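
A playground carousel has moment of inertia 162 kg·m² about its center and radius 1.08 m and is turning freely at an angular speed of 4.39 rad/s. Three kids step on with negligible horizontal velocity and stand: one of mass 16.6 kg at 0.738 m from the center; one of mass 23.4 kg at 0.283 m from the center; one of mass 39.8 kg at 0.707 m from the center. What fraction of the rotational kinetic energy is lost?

No external torque acts about the center; L_before = L_after.
Added inertia Σmr² = (16.6)(0.738)² + (23.4)(0.283)² + (39.8)(0.707)² = 30.81 kg·m²; I_f = 162.0 + 30.81 = 192.8 kg·m².
ω_f = I_p ω_i / I_f = (162.0)(4.39) / 192.8 = 3.689 rad/s.
KE_i = ½(162.0)(4.390 rad/s)² = 1561 J; KE_f = ½(192.8)(3.689)² = 1312 J.
Fraction lost = 0.1598.

fraction ≈ 0.160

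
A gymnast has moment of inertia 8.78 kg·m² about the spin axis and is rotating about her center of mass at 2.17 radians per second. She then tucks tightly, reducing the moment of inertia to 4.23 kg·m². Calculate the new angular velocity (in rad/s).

Angular momentum about the spin axis is conserved since the torque about it is zero.
ω₂ = I₁ω₁ / I₂ = (8.780)(2.17 rad/s) / (4.230) = 4.504 rad/s.

ω₂ ≈ 4.50 rad/s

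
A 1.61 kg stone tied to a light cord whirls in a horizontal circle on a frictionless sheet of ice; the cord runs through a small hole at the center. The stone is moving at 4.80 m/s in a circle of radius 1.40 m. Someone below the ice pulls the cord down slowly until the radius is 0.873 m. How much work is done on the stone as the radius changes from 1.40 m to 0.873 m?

Central (radial) force ⇒ zero torque about the center ⇒ m v r is constant.
v₂ = v₁ r₁ / r₂ = (4.80)(1.40) / (0.873) = 7.698 m/s.
W = ΔKE = ½m(v₂² − v₁²) = 29.15 J.

W ≈ 29.2 J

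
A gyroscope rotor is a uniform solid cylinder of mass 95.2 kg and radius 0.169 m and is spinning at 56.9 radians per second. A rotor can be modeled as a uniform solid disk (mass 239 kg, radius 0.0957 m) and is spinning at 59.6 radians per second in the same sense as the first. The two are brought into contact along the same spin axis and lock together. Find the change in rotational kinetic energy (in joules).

ΔKE ≈ -2.21 J

The coupling torques are internal; angular momentum about the shared axis is conserved.
Moments of inertia: I_A = ½(95.2)(0.169)² = 1.360 kg·m²; I_B = ½(239)(0.0957)² = 1.094 kg·m².
Taking A's sense as positive: L = (1.360)(56.9) + (1.094)(59.6) = 142.6 kg·m²·rad/s.
Combined I = 1.360 + 1.094 = 2.454 kg·m².
ω_f = L / I = 142.6 / 2.454 = 58.10 rad/s.
KE_i = ½ΣIω² = 4145 J; KE_f = ½(2.454)(58.10)² = 4142 J.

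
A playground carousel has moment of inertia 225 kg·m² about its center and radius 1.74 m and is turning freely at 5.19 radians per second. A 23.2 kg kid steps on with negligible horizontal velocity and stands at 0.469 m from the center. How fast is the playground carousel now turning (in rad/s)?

ω_f ≈ 5.07 rad/s

No external torque acts about the center; L_before = L_after.
Added inertia Σmr² = (23.2)(0.469)² = 5.103 kg·m²; I_f = 225.0 + 5.103 = 230.1 kg·m².
ω_f = I_p ω_i / I_f = (225.0)(5.19) / 230.1 = 5.075 rad/s.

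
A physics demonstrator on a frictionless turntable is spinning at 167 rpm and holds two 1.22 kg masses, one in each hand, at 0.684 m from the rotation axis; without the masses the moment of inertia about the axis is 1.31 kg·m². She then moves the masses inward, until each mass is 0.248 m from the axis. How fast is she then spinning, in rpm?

Angular momentum about the spin axis is conserved since the torque about it is zero.
I₁ = 1.31 + 2(1.22)(0.684)² = 2.452 kg·m²; I₂ = 1.31 + 2(1.22)(0.248)² = 1.460 kg·m².
ω₂ = I₁ω₁ / I₂ = (2.452)(167 rpm) / (1.460) = 280.4 rpm.

ω₂ ≈ 280 rpm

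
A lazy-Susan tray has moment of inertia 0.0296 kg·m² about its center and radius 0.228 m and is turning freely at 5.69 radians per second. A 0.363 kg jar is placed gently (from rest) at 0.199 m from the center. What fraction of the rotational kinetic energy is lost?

fraction ≈ 0.327

The added mass arrives with no angular momentum about the center, and any external torque about the center is negligible, so the system's angular momentum is conserved.
Added inertia Σmr² = (0.363)(0.199)² = 0.01438 kg·m²; I_f = 0.02960 + 0.01438 = 0.04398 kg·m².
ω_f = I_p ω_i / I_f = (0.02960)(5.69) / 0.04398 = 3.830 rad/s.
KE_i = ½(0.02960)(5.690 rad/s)² = 0.4792 J; KE_f = ½(0.04398)(3.830)² = 0.3225 J.
Fraction lost = 0.3269.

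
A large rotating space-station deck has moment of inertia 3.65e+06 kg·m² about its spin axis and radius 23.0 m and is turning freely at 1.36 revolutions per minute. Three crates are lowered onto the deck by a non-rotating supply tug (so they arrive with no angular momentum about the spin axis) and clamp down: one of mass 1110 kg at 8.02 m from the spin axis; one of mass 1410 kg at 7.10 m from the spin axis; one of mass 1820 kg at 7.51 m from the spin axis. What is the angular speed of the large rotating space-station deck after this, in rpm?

ω_f ≈ 1.27 rpm

The added mass arrives with no angular momentum about the spin axis, and any external torque about the spin axis is negligible, so the system's angular momentum is conserved.
Added inertia Σmr² = (1110)(8.02)² + (1410)(7.10)² + (1820)(7.51)² = 2.451e+05 kg·m²; I_f = 3.650e+06 + 2.451e+05 = 3.895e+06 kg·m².
ω_f = I_p ω_i / I_f = (3.650e+06)(1.36) / 3.895e+06 = 1.274 rpm.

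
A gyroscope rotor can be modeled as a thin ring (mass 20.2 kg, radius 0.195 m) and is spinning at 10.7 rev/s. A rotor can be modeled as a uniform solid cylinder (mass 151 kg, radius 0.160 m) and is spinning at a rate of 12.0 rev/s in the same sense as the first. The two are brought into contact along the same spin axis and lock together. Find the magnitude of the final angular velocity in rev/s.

|ω_f| ≈ 11.6 rev/s

No external torque acts about the common axis, so total angular momentum is conserved.
Moments of inertia: I_A = (20.2)(0.195)² = 0.7681 kg·m²; I_B = ½(151)(0.160)² = 1.933 kg·m².
Taking A's sense as positive: L = (0.7681)(10.7) + (1.933)(12.0) = 31.41 kg·m²·rev/s.
Combined I = 0.7681 + 1.933 = 2.701 kg·m².
ω_f = L / I = 31.41 / 2.701 = 11.63 rev/s.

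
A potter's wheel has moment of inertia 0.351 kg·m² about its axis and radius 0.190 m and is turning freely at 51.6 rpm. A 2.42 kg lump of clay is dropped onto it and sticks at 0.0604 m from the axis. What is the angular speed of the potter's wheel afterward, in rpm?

ω_f ≈ 50.3 rpm

The added mass arrives with no angular momentum about the axis, and any external torque about the axis is negligible, so the system's angular momentum is conserved.
Added inertia Σmr² = (2.42)(0.0604)² = 0.008829 kg·m²; I_f = 0.3510 + 0.008829 = 0.3598 kg·m².
ω_f = I_p ω_i / I_f = (0.3510)(51.6) / 0.3598 = 50.33 rpm.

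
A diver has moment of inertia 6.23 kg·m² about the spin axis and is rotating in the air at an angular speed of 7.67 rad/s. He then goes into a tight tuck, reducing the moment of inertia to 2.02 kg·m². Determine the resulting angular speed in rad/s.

With no external torque about the axis, L is conserved: I₁ω₁ = I₂ω₂.
ω₂ = I₁ω₁ / I₂ = (6.230)(7.67 rad/s) / (2.020) = 23.66 rad/s.

ω₂ ≈ 23.7 rad/s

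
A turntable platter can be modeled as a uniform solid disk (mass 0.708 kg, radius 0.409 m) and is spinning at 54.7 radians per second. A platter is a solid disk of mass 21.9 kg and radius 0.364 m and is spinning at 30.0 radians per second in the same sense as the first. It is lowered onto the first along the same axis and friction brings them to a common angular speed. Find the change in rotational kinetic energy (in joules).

The coupling torques are internal; angular momentum about the shared axis is conserved.
Moments of inertia: I_A = ½(0.708)(0.409)² = 0.05922 kg·m²; I_B = ½(21.9)(0.364)² = 1.451 kg·m².
Taking A's sense as positive: L = (0.05922)(54.7) + (1.451)(30.0) = 46.76 kg·m²·rad/s.
Combined I = 0.05922 + 1.451 = 1.510 kg·m².
ω_f = L / I = 46.76 / 1.510 = 30.97 rad/s.
KE_i = ½ΣIω² = 741.5 J; KE_f = ½(1.510)(30.97)² = 724.1 J.

ΔKE ≈ -17.4 J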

----------

Your assignment — Beginning at the line containing "A turntable platter", output exactly each line up to and including the last line of the material above.

Answer —
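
A turntable platter can be modeled as a uniform solid disk (mass 0.708 kg, radius 0.409 m) and is spinning at 54.7 radians per second. A platter is a solid disk of mass 21.9 kg and radius 0.364 m and is spinning at 30.0 radians per second in the same sense as the first. It is lowered onto the first along the same axis and friction brings them to a common angular speed. Find the change in rotational kinetic energy (in joules).

The coupling torques are internal; angular momentum about the shared axis is conserved.
Moments of inertia: I_A = ½(0.708)(0.409)² = 0.05922 kg·m²; I_B = ½(21.9)(0.364)² = 1.451 kg·m².
Taking A's sense as positive: L = (0.05922)(54.7) + (1.451)(30.0) = 46.76 kg·m²·rad/s.
Combined I = 0.05922 + 1.451 = 1.510 kg·m².
ω_f = L / I = 46.76 / 1.510 = 30.97 rad/s.
KE_i = ½ΣIω² = 741.5 J; KE_f = ½(1.510)(30.97)² = 724.1 J.

ΔKE ≈ -17.4 J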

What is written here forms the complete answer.